## What is required
For the listing below, print exactly the lines from the line with "The following Kripke structure models" to the line with "(Recall: F = eventually;", both included, and nothing beyond them.

_ _ _ _ _

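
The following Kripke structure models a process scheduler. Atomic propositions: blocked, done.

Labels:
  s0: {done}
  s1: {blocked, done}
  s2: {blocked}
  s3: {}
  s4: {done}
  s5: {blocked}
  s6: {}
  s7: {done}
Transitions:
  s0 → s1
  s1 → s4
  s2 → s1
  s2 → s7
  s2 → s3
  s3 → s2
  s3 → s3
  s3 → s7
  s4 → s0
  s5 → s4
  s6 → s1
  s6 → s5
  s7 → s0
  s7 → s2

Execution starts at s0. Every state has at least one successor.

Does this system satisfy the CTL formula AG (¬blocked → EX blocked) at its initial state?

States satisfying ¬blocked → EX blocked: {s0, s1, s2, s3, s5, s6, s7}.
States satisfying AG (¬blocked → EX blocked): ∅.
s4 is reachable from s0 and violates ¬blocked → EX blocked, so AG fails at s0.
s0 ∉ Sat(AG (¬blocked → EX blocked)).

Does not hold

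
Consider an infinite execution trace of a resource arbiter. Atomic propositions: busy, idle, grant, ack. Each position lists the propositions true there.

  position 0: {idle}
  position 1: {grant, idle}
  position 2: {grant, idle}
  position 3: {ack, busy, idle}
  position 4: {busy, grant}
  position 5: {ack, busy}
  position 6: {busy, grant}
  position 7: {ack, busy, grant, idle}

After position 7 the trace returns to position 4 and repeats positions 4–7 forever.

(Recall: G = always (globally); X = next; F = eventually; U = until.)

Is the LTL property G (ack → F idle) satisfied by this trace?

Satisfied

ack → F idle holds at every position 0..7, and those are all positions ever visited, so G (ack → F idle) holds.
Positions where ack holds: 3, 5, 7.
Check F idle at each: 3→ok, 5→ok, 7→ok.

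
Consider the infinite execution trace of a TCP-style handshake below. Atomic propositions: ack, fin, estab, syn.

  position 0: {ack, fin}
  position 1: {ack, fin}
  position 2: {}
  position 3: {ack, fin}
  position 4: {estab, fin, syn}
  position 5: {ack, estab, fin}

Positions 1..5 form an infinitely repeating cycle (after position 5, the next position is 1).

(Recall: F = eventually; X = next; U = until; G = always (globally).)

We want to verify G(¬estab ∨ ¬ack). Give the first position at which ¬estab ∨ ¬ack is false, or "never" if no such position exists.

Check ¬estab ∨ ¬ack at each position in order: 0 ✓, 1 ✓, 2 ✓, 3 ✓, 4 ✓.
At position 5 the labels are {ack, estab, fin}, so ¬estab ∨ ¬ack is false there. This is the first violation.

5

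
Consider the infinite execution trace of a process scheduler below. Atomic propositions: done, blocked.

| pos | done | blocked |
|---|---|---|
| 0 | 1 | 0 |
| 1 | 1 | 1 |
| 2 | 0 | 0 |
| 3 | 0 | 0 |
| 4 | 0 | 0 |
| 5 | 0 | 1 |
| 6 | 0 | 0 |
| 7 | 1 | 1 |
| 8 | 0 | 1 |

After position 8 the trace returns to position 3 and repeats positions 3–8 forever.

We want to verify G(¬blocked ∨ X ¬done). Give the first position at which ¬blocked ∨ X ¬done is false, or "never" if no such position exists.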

_ _ _ _ _

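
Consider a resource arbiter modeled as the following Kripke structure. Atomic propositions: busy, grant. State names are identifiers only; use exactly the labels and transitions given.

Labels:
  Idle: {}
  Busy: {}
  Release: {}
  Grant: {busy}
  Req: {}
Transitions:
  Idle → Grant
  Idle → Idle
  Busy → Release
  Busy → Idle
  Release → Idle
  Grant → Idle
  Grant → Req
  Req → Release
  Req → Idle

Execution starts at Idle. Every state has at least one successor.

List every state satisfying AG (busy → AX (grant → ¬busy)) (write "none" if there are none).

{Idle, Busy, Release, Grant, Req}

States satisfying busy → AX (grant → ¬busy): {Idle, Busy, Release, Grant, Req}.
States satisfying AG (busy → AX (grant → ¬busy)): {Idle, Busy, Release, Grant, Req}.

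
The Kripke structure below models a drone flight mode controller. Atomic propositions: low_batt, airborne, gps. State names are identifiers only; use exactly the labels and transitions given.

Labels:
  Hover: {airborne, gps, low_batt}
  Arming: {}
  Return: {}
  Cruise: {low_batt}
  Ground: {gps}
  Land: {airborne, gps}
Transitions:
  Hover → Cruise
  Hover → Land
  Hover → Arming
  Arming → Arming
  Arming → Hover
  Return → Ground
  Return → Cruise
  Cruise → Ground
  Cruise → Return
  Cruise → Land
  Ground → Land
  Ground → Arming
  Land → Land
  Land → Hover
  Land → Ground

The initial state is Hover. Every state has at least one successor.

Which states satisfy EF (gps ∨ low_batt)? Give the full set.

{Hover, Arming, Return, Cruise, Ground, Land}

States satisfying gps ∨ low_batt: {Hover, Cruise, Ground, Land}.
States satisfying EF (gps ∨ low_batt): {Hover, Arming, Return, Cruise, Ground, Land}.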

_ _ _ _ _

## Finished exercise
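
The following Kripke structure models a process scheduler. Atomic propositions: blocked, done.

Labels:
  s0: {done}
  s1: {blocked, done}
  s2: {blocked}
  s3: {}
  s4: {done}
  s5: {blocked}
  s6: {}
  s7: {done}
Transitions:
  s0 → s1
  s1 → s4
  s2 → s1
  s2 → s7
  s2 → s3
  s3 → s2
  s3 → s3
  s3 → s7
  s4 → s0
  s5 → s4
  s6 → s1
  s6 → s5
  s7 → s0
  s7 → s2

Execution starts at s0. Every state has at least one successor.

Does this system satisfy the CTL formula AG (¬blocked → EX blocked) at its initial state?

States satisfying ¬blocked → EX blocked: {s0, s1, s2, s3, s5, s6, s7}.
States satisfying AG (¬blocked → EX blocked): ∅.
s4 is reachable from s0 and violates ¬blocked → EX blocked, so AG fails at s0.
s0 ∉ Sat(AG (¬blocked → EX blocked)).

Does not hold

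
Consider an infinite execution trace of a resource arbiter. Atomic propositions: busy, idle, grant, ack. Each position lists the propositions true there.

  position 0: {idle}
  position 1: {grant, idle}
  position 2: {grant, idle}
  position 3: {ack, busy, idle}
  position 4: {busy, grant}
  position 5: {ack, busy}
  position 6: {busy, grant}
  position 7: {ack, busy, grant, idle}

After position 7 the trace returns to position 4 and repeats positions 4–7 forever.

(Recall: G = always (globally); X = next; F = eventually; U = until.)

Is the LTL property G (ack → F idle) satisfied by this trace?

Satisfied

ack → F idle holds at every position 0..7, and those are all positions ever visited, so G (ack → F idle) holds.
Positions where ack holds: 3, 5, 7.
Check F idle at each: 3→ok, 5→ok, 7→ok.

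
Consider the infinite execution trace of a TCP-style handshake below. Atomic propositions: ack, fin, estab, syn.

  position 0: {ack, fin}
  position 1: {ack, fin}
  position 2: {}
  position 3: {ack, fin}
  position 4: {estab, fin, syn}
  position 5: {ack, estab, fin}

Positions 1..5 form an infinitely repeating cycle (after position 5, the next position is 1).

(Recall: F = eventually; X = next; U = until; G = always (globally).)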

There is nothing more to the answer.